Copy all of the material below, line for line.

■ Records for processing:
=====

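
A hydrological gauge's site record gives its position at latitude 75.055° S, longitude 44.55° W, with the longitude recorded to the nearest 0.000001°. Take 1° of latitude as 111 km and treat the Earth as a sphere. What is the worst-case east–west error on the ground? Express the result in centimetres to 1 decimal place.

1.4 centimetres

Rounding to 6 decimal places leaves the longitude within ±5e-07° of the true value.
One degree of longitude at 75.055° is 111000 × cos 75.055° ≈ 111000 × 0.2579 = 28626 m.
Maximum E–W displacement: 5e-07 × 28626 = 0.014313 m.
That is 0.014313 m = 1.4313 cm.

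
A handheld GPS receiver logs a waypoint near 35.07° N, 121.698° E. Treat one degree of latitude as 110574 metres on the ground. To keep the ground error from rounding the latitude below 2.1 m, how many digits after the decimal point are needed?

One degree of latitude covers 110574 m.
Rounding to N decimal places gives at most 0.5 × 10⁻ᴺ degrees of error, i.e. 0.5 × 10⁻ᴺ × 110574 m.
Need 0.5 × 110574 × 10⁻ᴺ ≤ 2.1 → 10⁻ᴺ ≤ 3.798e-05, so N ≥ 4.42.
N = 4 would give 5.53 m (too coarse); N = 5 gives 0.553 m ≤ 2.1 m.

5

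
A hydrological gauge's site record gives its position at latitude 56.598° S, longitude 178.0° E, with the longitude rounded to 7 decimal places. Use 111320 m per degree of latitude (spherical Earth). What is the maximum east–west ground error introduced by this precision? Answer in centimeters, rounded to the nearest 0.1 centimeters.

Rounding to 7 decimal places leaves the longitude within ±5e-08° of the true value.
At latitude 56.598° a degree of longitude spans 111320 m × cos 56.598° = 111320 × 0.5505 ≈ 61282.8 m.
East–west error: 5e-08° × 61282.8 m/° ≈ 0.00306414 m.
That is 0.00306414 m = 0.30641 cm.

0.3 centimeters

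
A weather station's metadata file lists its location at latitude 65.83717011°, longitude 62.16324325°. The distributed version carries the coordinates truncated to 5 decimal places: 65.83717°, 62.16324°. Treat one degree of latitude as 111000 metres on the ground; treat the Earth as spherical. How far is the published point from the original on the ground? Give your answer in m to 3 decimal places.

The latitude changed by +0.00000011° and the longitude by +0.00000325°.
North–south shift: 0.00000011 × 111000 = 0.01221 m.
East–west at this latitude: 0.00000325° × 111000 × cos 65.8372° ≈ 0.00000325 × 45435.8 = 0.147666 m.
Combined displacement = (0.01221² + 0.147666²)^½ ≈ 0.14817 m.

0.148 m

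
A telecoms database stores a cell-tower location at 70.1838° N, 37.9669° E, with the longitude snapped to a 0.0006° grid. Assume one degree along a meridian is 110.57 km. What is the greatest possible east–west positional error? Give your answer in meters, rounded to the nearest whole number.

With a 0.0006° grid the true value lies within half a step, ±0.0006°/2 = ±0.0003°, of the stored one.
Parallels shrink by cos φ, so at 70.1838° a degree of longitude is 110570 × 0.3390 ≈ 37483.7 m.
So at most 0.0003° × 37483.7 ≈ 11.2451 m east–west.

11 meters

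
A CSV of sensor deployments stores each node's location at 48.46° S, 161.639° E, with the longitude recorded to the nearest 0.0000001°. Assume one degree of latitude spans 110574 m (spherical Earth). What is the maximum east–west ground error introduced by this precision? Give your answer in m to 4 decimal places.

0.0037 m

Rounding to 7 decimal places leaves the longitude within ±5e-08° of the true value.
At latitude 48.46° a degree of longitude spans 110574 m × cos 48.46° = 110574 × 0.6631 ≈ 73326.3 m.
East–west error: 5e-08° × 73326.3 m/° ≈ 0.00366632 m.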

=====

■ Final answer:
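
A hydrological gauge's site record gives its position at latitude 75.055° S, longitude 44.55° W, with the longitude recorded to the nearest 0.000001°. Take 1° of latitude as 111 km and treat the Earth as a sphere. What is the worst-case east–west error on the ground? Express the result in centimetres to 1 decimal place.

1.4 centimetres

Rounding to 6 decimal places leaves the longitude within ±5e-07° of the true value.
One degree of longitude at 75.055° is 111000 × cos 75.055° ≈ 111000 × 0.2579 = 28626 m.
Maximum E–W displacement: 5e-07 × 28626 = 0.014313 m.
That is 0.014313 m = 1.4313 cm.

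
A handheld GPS receiver logs a waypoint near 35.07° N, 121.698° E. Treat one degree of latitude as 110574 metres on the ground. To keep the ground error from rounding the latitude below 2.1 m, how many digits after the decimal point are needed?

One degree of latitude covers 110574 m.
Rounding to N decimal places gives at most 0.5 × 10⁻ᴺ degrees of error, i.e. 0.5 × 10⁻ᴺ × 110574 m.
Need 0.5 × 110574 × 10⁻ᴺ ≤ 2.1 → 10⁻ᴺ ≤ 3.798e-05, so N ≥ 4.42.
N = 4 would give 5.53 m (too coarse); N = 5 gives 0.553 m ≤ 2.1 m.

5

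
A hydrological gauge's site record gives its position at latitude 56.598° S, longitude 178.0° E, with the longitude rounded to 7 decimal places. Use 111320 m per degree of latitude (spherical Earth). What is the maximum east–west ground error introduced by this precision? Answer in centimeters, rounded to the nearest 0.1 centimeters.

Rounding to 7 decimal places leaves the longitude within ±5e-08° of the true value.
At latitude 56.598° a degree of longitude spans 111320 m × cos 56.598° = 111320 × 0.5505 ≈ 61282.8 m.
East–west error: 5e-08° × 61282.8 m/° ≈ 0.00306414 m.
That is 0.00306414 m = 0.30641 cm.

0.3 centimeters

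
A weather station's metadata file lists its location at latitude 65.83717011°, longitude 62.16324325°. The distributed version carries the coordinates truncated to 5 decimal places: 65.83717°, 62.16324°. Treat one degree of latitude as 111000 metres on the ground; treat the Earth as spherical. How far is the published point from the original on the ground? Give your answer in m to 3 decimal places.

The latitude changed by +0.00000011° and the longitude by +0.00000325°.
North–south shift: 0.00000011 × 111000 = 0.01221 m.
East–west at this latitude: 0.00000325° × 111000 × cos 65.8372° ≈ 0.00000325 × 45435.8 = 0.147666 m.
Combined displacement = (0.01221² + 0.147666²)^½ ≈ 0.14817 m.

0.148 m

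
A telecoms database stores a cell-tower location at 70.1838° N, 37.9669° E, with the longitude snapped to a 0.0006° grid. Assume one degree along a meridian is 110.57 km. What is the greatest possible east–west positional error? Give your answer in meters, rounded to the nearest whole number.

With a 0.0006° grid the true value lies within half a step, ±0.0006°/2 = ±0.0003°, of the stored one.
Parallels shrink by cos φ, so at 70.1838° a degree of longitude is 110570 × 0.3390 ≈ 37483.7 m.
So at most 0.0003° × 37483.7 ≈ 11.2451 m east–west.

11 meters

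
A CSV of sensor deployments stores each node's location at 48.46° S, 161.639° E, with the longitude recorded to the nearest 0.0000001°. Assume one degree of latitude spans 110574 m (spherical Earth). What is the maximum east–west ground error introduced by this precision? Give your answer in m to 4 decimal places.

0.0037 m

Rounding to 7 decimal places leaves the longitude within ±5e-08° of the true value.
At latitude 48.46° a degree of longitude spans 110574 m × cos 48.46° = 110574 × 0.6631 ≈ 73326.3 m.
East–west error: 5e-08° × 73326.3 m/° ≈ 0.00366632 m.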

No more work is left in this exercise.